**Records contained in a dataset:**
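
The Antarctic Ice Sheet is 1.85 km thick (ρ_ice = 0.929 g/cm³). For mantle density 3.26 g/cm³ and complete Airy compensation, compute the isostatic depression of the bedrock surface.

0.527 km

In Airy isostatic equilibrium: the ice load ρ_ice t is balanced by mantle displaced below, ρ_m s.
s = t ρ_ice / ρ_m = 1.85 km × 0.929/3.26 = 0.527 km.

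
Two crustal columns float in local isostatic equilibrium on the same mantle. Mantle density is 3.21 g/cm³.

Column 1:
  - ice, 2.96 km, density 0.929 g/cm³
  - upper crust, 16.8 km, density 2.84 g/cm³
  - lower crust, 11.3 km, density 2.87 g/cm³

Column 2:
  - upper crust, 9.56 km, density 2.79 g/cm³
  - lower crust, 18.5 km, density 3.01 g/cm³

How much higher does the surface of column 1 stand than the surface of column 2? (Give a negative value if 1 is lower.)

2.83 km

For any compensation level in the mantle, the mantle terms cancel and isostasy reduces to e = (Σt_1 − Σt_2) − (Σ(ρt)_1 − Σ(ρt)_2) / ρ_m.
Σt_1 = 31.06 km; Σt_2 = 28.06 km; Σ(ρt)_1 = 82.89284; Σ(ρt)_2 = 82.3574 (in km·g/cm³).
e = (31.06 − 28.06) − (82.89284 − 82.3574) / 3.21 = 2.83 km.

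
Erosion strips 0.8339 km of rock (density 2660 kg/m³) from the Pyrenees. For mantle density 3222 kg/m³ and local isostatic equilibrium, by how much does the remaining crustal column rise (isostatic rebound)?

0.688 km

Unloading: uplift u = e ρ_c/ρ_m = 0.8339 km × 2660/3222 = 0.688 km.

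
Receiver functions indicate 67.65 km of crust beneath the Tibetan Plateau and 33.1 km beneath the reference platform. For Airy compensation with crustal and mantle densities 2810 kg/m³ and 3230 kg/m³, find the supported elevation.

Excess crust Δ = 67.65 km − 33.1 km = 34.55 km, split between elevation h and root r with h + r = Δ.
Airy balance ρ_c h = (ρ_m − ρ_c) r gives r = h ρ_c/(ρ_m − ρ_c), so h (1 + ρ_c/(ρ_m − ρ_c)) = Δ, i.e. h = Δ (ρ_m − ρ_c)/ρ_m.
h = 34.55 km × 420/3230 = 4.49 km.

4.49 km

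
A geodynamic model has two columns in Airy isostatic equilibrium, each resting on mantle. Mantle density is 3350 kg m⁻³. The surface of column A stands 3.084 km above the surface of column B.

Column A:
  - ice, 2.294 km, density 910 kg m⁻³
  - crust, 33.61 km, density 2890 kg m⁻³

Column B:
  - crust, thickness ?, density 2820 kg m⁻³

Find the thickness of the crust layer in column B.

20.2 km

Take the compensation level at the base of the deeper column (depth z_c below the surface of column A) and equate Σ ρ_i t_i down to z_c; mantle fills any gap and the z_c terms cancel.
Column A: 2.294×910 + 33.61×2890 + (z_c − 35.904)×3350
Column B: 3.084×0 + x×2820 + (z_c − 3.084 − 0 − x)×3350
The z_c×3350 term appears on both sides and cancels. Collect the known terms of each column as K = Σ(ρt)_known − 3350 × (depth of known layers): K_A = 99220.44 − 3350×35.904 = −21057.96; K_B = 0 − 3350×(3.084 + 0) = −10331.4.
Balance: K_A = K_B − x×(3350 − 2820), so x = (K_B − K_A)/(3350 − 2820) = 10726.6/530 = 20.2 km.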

**WHAT YOU ARE ASKED TO DO:** Copy out the lines above exactly, beginning at the one that contains "A geodynamic model" and ending at the one that contains "- crust, thickness ?, density 2820 kg m⁻³".

**EXERCISE RESULT:**
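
A geodynamic model has two columns in Airy isostatic equilibrium, each resting on mantle. Mantle density is 3350 kg m⁻³. The surface of column A stands 3.084 km above the surface of column B.

Column A:
  - ice, 2.294 km, density 910 kg m⁻³
  - crust, 33.61 km, density 2890 kg m⁻³

Column B:
  - crust, thickness ?, density 2820 kg m⁻³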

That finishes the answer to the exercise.